Your task
Beginning at the first line of the data, print each line exactly, stopping after the line that contains "0 1 2 3 4 5 6 7 8".

#### Exercise data ####

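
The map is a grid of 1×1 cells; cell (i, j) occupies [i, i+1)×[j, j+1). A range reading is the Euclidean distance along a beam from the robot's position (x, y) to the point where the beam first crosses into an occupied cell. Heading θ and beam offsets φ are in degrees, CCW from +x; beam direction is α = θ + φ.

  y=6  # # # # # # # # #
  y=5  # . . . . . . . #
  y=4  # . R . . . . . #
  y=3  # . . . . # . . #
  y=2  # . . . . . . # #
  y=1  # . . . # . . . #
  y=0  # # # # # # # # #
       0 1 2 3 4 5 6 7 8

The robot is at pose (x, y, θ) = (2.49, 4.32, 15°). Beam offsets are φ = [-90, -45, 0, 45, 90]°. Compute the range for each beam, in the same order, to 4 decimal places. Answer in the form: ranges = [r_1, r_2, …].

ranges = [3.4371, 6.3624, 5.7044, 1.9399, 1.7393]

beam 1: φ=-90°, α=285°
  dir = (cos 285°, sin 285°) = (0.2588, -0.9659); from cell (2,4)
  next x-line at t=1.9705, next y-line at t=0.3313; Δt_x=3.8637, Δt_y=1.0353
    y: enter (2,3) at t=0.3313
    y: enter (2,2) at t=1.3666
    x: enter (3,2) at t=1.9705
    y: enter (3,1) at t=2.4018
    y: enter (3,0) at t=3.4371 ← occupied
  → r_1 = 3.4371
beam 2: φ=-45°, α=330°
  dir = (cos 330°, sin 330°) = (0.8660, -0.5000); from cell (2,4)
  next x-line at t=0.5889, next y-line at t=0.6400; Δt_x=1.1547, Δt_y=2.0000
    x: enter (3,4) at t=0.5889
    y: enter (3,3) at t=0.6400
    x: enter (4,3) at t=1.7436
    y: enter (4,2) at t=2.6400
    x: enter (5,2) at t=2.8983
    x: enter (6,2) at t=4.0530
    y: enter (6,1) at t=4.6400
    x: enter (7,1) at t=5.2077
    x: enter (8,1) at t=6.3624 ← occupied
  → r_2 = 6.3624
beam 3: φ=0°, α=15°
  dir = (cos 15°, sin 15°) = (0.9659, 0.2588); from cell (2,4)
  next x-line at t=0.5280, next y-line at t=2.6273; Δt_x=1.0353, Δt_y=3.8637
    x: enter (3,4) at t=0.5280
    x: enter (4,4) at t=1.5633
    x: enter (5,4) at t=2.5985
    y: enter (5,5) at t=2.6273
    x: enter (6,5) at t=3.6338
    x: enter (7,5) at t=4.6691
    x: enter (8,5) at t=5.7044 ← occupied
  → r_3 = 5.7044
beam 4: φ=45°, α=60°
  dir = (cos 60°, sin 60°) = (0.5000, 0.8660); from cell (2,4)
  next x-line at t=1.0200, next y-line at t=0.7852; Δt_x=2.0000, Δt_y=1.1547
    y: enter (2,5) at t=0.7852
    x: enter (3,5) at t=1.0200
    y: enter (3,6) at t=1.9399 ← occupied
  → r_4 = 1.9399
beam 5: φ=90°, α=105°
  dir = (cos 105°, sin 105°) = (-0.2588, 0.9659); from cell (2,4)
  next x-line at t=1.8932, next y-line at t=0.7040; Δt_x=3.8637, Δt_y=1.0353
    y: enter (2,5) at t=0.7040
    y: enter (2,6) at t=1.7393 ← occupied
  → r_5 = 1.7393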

####

Task answer
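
The map is a grid of 1×1 cells; cell (i, j) occupies [i, i+1)×[j, j+1). A range reading is the Euclidean distance along a beam from the robot's position (x, y) to the point where the beam first crosses into an occupied cell. Heading θ and beam offsets φ are in degrees, CCW from +x; beam direction is α = θ + φ.

  y=6  # # # # # # # # #
  y=5  # . . . . . . . #
  y=4  # . R . . . . . #
  y=3  # . . . . # . . #
  y=2  # . . . . . . # #
  y=1  # . . . # . . . #
  y=0  # # # # # # # # #
       0 1 2 3 4 5 6 7 8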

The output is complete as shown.